▶ _Data extracts_
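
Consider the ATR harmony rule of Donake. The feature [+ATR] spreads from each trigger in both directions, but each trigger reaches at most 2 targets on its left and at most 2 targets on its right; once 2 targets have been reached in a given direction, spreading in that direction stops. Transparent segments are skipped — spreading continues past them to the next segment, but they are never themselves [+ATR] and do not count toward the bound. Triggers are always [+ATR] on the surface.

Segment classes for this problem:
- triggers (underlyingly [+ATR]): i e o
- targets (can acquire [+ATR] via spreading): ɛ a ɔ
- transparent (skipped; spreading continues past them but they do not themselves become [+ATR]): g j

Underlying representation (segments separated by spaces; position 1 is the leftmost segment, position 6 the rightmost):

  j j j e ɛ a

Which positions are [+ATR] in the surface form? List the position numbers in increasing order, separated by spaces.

From /e/ at 4 rightward: 5 /ɛ/ → [+ATR]; 6 /a/ → [+ATR]; bound reached.
From /e/ at 4 leftward: 3 /j/ transparent; 2 /j/ transparent; 1 /j/ transparent; word edge.

4 5 6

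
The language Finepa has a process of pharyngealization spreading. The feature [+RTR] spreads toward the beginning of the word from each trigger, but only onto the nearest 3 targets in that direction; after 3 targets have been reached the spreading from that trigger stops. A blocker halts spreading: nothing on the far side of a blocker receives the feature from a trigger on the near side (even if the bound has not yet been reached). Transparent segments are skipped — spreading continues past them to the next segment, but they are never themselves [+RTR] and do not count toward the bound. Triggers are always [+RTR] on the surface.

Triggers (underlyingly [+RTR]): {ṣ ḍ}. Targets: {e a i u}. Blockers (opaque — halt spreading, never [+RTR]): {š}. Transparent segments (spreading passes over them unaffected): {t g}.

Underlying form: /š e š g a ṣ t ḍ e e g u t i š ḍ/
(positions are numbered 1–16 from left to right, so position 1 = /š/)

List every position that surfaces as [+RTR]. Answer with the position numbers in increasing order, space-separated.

From /ṣ/ at 6 leftward: 5 /a/ → [+RTR]; 4 /g/ transparent; 3 /š/ blocks.
From /ḍ/ at 8 leftward: 7 /t/ transparent; 6 /ṣ/ is itself a trigger — this domain ends here.
From /ḍ/ at 16 leftward: 15 /š/ blocks.
Targets with no active source: positions 2 9 10 12 14 stay [-emphatic].

5 6 8 16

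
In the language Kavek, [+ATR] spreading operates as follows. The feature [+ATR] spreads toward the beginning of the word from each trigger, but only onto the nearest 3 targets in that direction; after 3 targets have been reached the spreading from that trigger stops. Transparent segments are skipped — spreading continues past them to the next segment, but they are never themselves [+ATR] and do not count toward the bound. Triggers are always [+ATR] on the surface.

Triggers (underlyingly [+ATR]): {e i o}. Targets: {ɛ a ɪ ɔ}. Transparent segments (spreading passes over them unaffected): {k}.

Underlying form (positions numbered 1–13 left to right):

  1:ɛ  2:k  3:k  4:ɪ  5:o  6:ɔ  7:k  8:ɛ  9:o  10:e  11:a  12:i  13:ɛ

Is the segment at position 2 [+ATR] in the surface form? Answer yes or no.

From /o/ at 5 leftward: 4 /ɪ/ → [+ATR]; 3 /k/ transparent; 2 /k/ transparent; 1 /ɛ/ → [+ATR]; word edge.
From /o/ at 9 leftward: 8 /ɛ/ → [+ATR]; 7 /k/ transparent; 6 /ɔ/ → [+ATR]; 5 /o/ is itself a trigger — this domain ends here.
From /e/ at 10 leftward: 9 /o/ is itself a trigger — this domain ends here.
From /i/ at 12 leftward: 11 /a/ → [+ATR]; 10 /e/ is itself a trigger — this domain ends here.
Target with no active source: position 13 stays [-ATR].
[+ATR] positions on the surface: 1 4 5 6 8 9 10 11 12.

no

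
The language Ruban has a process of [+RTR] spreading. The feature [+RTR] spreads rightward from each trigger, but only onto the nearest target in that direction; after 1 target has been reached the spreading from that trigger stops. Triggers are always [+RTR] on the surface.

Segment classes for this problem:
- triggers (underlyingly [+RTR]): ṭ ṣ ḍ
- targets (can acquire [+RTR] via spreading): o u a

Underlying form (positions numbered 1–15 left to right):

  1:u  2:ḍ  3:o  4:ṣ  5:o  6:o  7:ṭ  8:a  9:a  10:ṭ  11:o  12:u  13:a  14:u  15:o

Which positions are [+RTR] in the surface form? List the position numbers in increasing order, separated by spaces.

2 3 4 5 7 8 10 11

From /ḍ/ at 2 rightward: 3 /o/ → [+RTR]; bound reached.
From /ṣ/ at 4 rightward: 5 /o/ → [+RTR]; bound reached.
From /ṭ/ at 7 rightward: 8 /a/ → [+RTR]; bound reached.
From /ṭ/ at 10 rightward: 11 /o/ → [+RTR]; bound reached.
Targets with no active source: positions 1 6 9 12 13 14 15 stay [-emphatic].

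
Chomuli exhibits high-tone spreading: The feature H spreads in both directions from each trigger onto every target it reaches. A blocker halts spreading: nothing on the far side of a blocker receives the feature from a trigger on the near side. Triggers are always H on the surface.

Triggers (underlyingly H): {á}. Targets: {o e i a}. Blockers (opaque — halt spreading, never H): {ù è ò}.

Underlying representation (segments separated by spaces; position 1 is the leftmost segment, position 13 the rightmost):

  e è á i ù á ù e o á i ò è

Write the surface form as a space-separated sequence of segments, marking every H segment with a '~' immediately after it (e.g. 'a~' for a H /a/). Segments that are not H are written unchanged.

From /á/ at 3 rightward: 4 /i/ → H; 5 /ù/ blocks.
From /á/ at 3 leftward: 2 /è/ blocks.
From /á/ at 6 rightward: 7 /ù/ blocks.
From /á/ at 6 leftward: 5 /ù/ blocks.
From /á/ at 10 rightward: 11 /i/ → H; 12 /ò/ blocks.
From /á/ at 10 leftward: 9 /o/ → H; 8 /e/ → H; 7 /ù/ blocks.
Target with no active source: position 1 stays [-high tone].
H positions on the surface: 3 4 6 8 9 10 11.

e è á~ i~ ù á~ ù e~ o~ á~ i~ ò è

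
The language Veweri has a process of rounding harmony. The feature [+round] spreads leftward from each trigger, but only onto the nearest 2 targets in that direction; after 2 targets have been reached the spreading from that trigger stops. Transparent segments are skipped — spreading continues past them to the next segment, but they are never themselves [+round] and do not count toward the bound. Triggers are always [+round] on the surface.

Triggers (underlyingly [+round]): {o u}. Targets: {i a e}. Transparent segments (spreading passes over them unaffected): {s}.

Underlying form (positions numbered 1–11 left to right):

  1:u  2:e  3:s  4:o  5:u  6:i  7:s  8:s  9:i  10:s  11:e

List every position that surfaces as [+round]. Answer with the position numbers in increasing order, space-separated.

1 2 4 5

From /u/ at 1 leftward: word edge.
From /o/ at 4 leftward: 3 /s/ transparent; 2 /e/ → [+round]; 1 /u/ is itself a trigger — this domain ends here.
From /u/ at 5 leftward: 4 /o/ is itself a trigger — this domain ends here.
Targets with no active source: positions 6 9 11 stay [-round].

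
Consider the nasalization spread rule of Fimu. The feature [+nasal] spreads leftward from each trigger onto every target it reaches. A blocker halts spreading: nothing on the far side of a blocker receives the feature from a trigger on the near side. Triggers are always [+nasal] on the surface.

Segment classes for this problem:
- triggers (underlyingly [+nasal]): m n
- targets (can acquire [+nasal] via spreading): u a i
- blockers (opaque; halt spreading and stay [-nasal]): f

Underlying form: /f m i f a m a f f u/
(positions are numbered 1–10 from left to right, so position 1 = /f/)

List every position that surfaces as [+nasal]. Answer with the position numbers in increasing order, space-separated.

From /m/ at 2 leftward: 1 /f/ blocks.
From /m/ at 6 leftward: 5 /a/ → [+nasal]; 4 /f/ blocks.
Targets with no active source: positions 3 7 10 stay [-nasal].

2 5 6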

▶ _What the task asks_
Output the lines of the records above exactly as they appear, from the line containing "List every position that surfaces as [+RTR]." through the line containing "Underlying form (positions numbered 1–13".

▶ _Exercise output_
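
List every position that surfaces as [+RTR]. Answer with the position numbers in increasing order, space-separated.

From /ṣ/ at 6 leftward: 5 /a/ → [+RTR]; 4 /g/ transparent; 3 /š/ blocks.
From /ḍ/ at 8 leftward: 7 /t/ transparent; 6 /ṣ/ is itself a trigger — this domain ends here.
From /ḍ/ at 16 leftward: 15 /š/ blocks.
Targets with no active source: positions 2 9 10 12 14 stay [-emphatic].

5 6 8 16

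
In the language Kavek, [+ATR] spreading operates as follows. The feature [+ATR] spreads toward the beginning of the word from each trigger, but only onto the nearest 3 targets in that direction; after 3 targets have been reached the spreading from that trigger stops. Transparent segments are skipped — spreading continues past them to the next segment, but they are never themselves [+ATR] and do not count toward the bound. Triggers are always [+ATR] on the surface.

Triggers (underlyingly [+ATR]): {e i o}. Targets: {ɛ a ɪ ɔ}. Transparent segments (spreading passes over them unaffected): {k}.

Underlying form (positions numbered 1–13 left to right):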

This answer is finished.